[What the task asks] Transcribe, word for word and without additions, each line below from the one containing "Implies(g & j" through the one containing "(v ∨ (d ∧ v) ∨ (q ∧ v)) → q", both ends included.

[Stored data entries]
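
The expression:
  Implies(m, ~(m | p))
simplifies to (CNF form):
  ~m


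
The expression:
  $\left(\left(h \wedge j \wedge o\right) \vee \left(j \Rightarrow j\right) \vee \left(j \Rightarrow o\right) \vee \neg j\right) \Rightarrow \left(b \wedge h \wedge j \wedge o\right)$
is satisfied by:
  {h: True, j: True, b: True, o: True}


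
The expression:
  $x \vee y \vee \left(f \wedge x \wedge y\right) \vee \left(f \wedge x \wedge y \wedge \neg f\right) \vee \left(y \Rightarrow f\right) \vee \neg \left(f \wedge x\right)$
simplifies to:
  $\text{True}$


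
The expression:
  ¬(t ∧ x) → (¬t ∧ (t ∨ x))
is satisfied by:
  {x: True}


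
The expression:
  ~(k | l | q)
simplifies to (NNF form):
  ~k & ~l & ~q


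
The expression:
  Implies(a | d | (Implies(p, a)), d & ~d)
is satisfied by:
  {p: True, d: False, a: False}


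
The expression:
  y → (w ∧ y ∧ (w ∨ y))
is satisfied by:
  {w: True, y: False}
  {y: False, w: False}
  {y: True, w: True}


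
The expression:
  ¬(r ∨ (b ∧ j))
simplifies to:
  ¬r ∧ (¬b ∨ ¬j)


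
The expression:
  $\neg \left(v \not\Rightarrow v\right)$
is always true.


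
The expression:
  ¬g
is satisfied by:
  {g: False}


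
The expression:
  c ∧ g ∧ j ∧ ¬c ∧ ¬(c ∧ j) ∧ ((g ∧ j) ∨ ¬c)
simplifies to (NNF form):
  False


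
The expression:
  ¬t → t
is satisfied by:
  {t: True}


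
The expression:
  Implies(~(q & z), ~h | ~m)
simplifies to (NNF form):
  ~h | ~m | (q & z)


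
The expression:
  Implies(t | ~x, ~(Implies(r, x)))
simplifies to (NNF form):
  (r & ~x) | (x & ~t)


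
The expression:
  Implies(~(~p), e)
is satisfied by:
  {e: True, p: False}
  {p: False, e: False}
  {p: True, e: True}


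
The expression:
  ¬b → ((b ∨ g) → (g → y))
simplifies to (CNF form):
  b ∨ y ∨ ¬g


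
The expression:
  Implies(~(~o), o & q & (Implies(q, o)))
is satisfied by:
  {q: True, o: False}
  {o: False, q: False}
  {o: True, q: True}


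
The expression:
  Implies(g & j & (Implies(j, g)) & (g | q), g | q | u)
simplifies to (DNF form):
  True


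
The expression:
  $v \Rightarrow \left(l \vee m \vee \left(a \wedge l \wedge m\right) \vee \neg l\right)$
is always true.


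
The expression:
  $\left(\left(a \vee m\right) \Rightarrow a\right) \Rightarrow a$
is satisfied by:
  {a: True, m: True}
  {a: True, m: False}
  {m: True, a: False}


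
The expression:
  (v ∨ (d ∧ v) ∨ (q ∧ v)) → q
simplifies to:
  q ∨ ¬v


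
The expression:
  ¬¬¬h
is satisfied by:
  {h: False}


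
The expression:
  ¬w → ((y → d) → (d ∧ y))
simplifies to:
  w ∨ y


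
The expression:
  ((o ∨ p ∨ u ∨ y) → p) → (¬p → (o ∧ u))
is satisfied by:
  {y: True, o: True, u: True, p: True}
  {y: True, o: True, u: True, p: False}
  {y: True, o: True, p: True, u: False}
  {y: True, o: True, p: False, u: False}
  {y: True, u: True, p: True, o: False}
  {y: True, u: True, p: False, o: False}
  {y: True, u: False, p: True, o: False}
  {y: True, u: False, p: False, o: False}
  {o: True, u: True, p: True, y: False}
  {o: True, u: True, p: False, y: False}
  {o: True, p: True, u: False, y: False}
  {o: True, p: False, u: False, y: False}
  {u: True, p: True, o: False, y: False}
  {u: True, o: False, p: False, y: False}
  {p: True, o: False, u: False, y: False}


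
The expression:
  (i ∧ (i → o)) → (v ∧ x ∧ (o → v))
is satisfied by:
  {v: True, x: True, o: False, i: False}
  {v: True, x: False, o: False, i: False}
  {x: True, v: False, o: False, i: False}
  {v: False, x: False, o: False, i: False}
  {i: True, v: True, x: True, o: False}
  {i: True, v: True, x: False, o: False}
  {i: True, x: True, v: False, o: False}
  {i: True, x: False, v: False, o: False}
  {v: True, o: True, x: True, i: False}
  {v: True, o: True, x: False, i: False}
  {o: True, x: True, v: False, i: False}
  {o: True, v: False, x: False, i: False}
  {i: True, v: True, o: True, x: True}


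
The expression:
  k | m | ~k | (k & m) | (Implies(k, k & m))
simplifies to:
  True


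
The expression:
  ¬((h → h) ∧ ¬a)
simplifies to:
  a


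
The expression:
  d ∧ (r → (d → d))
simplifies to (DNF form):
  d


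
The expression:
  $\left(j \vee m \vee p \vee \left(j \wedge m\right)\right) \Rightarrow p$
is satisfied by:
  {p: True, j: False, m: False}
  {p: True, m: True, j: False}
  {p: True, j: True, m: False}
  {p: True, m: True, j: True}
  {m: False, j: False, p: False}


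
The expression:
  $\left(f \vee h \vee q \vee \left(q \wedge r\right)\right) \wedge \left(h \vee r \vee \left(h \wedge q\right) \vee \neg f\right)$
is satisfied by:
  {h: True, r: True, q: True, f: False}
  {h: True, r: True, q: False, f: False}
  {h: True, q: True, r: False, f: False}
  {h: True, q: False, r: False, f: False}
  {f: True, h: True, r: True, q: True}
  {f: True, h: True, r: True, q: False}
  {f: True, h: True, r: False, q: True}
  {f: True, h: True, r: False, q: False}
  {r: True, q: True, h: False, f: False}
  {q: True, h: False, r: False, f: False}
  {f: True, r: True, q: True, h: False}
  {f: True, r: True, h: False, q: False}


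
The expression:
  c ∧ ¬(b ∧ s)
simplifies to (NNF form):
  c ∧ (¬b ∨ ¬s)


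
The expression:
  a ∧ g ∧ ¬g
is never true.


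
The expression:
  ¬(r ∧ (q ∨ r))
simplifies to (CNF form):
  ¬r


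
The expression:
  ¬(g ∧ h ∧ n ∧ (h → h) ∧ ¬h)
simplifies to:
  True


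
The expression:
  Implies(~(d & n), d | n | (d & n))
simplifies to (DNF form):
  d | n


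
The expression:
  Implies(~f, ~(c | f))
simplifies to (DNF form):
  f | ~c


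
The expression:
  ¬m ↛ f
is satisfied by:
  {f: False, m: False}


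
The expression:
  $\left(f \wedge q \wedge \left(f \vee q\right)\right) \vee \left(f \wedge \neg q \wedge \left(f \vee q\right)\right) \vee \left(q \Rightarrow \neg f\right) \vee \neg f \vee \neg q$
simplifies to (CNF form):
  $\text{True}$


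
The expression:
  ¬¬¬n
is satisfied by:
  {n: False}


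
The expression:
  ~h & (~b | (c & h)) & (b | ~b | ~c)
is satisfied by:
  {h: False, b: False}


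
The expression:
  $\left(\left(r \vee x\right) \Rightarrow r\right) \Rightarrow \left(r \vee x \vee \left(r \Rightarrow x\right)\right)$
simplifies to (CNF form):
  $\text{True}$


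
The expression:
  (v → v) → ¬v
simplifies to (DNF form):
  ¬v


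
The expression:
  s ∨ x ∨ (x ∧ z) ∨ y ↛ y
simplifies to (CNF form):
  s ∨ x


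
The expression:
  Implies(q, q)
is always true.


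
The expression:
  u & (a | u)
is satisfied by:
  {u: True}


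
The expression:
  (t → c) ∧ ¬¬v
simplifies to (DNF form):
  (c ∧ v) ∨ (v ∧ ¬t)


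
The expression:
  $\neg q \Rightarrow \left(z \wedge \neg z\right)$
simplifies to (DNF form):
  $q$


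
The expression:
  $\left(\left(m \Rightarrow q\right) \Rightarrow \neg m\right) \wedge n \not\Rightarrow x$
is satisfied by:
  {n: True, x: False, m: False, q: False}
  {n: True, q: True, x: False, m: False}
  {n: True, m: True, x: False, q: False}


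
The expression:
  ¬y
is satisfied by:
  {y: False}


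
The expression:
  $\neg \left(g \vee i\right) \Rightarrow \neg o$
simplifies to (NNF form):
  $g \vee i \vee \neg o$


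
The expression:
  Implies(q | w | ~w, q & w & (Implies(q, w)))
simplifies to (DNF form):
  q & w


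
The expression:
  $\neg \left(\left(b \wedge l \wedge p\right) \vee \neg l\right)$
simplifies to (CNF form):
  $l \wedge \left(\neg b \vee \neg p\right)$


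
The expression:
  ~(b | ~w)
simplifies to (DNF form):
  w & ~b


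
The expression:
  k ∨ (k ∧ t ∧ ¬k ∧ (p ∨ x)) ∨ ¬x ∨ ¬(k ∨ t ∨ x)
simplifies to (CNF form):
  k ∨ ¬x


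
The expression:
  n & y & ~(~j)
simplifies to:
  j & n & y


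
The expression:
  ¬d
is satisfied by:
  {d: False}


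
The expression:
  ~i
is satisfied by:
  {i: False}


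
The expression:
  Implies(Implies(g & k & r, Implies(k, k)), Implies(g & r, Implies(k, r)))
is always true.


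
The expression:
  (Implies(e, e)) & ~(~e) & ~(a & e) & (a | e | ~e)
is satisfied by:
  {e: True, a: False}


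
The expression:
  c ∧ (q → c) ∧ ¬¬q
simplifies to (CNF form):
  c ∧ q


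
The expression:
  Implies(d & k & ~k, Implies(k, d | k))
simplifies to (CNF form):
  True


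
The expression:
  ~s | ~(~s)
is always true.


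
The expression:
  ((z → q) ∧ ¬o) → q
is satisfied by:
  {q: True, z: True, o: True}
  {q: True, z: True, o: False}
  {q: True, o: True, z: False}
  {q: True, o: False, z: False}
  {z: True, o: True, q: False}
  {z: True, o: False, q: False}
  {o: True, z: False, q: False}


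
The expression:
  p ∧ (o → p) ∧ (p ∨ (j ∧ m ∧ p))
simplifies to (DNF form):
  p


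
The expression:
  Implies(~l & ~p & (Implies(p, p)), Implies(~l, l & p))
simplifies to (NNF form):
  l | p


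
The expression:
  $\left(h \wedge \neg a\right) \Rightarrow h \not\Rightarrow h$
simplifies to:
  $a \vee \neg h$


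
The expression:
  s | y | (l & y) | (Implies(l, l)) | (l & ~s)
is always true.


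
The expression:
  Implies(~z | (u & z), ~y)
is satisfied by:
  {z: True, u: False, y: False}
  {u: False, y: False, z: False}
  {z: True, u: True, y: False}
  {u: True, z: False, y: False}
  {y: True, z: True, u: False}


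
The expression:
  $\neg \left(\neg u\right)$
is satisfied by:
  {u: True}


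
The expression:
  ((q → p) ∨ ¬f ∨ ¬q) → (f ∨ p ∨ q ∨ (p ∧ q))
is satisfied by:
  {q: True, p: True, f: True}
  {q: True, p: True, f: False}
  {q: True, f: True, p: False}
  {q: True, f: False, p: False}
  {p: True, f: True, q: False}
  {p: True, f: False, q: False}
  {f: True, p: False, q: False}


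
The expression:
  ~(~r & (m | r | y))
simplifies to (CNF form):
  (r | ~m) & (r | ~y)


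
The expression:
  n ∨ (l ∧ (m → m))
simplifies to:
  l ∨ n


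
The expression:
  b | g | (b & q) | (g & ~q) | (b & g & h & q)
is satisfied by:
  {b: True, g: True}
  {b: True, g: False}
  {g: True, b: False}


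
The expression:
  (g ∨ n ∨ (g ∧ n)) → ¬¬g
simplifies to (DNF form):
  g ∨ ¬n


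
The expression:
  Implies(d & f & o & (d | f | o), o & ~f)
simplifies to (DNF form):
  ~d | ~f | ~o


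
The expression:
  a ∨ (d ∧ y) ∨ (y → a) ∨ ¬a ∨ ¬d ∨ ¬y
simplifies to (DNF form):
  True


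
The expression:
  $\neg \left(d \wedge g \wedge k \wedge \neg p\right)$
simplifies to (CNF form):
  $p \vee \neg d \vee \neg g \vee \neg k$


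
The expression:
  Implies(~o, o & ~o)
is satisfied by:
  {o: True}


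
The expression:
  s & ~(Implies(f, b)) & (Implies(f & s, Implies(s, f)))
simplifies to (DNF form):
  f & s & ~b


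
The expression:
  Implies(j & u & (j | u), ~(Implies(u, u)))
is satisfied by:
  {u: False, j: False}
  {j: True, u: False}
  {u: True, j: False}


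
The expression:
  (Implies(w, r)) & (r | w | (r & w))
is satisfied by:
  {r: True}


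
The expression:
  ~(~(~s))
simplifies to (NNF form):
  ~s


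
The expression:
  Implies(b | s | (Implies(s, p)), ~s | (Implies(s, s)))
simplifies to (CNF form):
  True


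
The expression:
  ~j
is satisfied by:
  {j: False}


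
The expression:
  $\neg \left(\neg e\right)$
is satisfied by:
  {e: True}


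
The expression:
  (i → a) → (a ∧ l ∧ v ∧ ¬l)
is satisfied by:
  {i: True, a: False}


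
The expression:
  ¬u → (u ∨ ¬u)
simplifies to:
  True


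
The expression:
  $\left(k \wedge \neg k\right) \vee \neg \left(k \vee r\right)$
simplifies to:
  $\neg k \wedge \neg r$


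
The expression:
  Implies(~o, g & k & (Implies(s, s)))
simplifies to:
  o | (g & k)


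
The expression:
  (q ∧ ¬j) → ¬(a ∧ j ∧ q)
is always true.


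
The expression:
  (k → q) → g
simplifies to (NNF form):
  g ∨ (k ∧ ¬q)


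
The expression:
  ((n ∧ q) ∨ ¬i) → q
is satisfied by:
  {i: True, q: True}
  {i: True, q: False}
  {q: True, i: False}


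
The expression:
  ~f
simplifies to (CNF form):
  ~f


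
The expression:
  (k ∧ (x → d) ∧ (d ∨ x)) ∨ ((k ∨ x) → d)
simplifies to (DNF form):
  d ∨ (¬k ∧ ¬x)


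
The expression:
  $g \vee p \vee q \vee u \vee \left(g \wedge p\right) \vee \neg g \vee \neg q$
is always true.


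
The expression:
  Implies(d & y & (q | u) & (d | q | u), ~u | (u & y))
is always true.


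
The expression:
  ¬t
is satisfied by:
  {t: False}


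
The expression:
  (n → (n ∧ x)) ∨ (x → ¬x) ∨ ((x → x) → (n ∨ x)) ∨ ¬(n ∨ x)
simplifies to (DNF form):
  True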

[Written solution]
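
  Implies(g & j & (Implies(j, g)) & (g | q), g | q | u)
simplifies to (DNF form):
  True


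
The expression:
  $v \Rightarrow \left(l \vee m \vee \left(a \wedge l \wedge m\right) \vee \neg l\right)$
is always true.


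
The expression:
  $\left(\left(a \vee m\right) \Rightarrow a\right) \Rightarrow a$
is satisfied by:
  {a: True, m: True}
  {a: True, m: False}
  {m: True, a: False}


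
The expression:
  (v ∨ (d ∧ v) ∨ (q ∧ v)) → q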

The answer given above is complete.